■ Task objective: Please return the lines of the data that contain "below".
^^^^^^^^
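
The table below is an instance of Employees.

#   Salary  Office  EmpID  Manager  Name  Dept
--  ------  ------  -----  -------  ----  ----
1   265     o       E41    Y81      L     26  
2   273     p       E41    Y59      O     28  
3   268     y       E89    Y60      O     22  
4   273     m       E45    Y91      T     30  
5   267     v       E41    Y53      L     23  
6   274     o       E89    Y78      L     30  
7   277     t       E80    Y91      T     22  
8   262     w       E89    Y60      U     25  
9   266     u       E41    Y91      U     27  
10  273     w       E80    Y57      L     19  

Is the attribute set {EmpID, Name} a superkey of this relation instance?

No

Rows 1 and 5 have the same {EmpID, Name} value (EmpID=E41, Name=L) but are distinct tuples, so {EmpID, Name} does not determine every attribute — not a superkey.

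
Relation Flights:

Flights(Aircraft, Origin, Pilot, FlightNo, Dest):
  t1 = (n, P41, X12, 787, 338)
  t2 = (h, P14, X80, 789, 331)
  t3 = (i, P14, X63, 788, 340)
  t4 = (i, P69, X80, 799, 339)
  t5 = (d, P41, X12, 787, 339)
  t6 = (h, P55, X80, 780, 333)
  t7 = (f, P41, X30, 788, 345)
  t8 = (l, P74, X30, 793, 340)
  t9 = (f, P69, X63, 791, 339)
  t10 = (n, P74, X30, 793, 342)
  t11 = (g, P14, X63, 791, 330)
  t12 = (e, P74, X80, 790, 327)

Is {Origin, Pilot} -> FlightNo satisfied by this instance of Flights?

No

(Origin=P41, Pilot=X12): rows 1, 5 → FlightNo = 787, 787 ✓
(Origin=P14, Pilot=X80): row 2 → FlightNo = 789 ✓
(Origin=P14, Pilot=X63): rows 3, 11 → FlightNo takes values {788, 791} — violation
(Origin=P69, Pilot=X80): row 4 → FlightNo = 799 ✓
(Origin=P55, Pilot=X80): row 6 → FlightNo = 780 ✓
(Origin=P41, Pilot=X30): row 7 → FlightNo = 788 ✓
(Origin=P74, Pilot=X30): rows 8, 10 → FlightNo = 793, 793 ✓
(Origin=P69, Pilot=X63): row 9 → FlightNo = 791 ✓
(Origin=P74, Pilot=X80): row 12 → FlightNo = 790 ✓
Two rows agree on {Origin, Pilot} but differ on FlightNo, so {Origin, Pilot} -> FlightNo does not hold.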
^^^^^^^^
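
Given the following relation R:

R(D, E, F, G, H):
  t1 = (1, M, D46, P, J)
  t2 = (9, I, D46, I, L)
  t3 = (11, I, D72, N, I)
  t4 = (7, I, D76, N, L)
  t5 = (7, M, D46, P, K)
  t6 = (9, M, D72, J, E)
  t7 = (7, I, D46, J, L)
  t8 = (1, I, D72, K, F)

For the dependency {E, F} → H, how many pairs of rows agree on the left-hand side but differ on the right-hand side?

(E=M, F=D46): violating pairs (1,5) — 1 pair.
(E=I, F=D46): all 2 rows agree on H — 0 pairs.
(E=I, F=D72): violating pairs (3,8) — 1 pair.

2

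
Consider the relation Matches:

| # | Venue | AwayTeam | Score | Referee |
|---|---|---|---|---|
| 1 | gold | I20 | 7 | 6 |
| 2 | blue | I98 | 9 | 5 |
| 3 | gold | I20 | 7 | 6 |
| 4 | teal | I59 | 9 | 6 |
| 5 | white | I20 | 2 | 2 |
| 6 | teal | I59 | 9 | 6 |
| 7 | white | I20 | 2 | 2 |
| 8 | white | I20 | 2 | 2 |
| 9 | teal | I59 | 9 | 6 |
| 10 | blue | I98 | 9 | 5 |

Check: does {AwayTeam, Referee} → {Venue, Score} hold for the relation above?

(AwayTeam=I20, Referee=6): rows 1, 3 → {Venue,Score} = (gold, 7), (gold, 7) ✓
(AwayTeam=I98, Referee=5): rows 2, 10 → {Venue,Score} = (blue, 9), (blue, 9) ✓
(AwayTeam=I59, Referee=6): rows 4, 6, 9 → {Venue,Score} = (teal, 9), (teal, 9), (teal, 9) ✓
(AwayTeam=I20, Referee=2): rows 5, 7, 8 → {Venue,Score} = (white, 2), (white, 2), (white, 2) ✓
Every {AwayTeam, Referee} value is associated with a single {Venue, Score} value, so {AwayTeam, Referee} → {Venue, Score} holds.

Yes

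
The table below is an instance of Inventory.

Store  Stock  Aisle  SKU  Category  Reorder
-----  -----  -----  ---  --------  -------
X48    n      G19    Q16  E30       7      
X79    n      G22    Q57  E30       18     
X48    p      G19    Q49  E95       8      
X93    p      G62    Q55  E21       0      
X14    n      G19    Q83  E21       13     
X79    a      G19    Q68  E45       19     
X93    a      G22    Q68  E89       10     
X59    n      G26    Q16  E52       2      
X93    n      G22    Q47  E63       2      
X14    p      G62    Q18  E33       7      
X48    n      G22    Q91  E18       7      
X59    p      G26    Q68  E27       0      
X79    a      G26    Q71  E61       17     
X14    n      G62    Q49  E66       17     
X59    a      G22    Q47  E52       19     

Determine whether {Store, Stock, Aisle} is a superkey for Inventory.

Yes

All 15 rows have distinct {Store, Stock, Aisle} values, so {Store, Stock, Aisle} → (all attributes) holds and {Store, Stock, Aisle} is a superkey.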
^^^^^^^^
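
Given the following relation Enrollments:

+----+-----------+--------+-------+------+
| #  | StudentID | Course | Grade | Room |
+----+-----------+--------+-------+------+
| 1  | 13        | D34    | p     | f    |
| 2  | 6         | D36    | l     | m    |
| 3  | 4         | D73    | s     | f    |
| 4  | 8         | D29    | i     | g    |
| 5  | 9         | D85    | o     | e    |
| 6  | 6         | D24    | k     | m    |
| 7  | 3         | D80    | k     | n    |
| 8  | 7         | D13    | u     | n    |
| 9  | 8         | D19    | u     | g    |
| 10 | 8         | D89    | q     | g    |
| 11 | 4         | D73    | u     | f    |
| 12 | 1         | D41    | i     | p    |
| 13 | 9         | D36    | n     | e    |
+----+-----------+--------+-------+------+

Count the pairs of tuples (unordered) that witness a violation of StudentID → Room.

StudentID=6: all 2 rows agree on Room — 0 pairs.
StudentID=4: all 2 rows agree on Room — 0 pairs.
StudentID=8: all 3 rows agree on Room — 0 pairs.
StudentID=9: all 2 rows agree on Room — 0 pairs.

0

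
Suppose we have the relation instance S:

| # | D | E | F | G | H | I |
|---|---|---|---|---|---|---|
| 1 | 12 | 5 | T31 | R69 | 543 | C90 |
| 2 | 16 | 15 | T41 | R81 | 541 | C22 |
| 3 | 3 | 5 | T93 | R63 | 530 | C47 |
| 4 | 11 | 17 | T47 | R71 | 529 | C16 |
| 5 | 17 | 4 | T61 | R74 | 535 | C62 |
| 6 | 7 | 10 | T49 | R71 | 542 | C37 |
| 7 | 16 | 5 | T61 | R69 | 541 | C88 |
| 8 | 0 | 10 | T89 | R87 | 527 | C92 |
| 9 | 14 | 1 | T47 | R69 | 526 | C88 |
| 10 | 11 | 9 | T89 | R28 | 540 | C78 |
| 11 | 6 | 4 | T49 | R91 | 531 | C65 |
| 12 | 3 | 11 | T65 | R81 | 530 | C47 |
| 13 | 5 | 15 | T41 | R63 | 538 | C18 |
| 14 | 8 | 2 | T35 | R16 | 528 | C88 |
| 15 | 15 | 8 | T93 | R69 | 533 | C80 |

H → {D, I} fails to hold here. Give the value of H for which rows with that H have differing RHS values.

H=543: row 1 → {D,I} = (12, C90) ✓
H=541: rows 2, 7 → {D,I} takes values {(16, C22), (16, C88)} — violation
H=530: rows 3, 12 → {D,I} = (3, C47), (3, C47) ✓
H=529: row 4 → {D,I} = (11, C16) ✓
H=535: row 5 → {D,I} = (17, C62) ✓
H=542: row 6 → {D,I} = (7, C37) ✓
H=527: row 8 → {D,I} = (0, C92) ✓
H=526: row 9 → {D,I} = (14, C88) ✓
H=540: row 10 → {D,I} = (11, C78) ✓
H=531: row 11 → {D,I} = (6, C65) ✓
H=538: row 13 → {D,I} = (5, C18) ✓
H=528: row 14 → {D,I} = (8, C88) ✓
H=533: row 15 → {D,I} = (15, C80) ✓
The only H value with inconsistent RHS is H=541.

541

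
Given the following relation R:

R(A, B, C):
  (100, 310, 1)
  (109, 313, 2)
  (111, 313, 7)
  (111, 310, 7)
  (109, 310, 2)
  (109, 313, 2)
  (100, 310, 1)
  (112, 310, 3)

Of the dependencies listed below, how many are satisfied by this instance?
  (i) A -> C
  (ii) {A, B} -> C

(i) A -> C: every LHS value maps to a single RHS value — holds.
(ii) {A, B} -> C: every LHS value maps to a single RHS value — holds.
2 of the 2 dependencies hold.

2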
^^^^^^^^
■ Reply:
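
The table below is an instance of Employees.
The table below is an instance of Inventory.
Of the dependencies listed below, how many are satisfied by this instance?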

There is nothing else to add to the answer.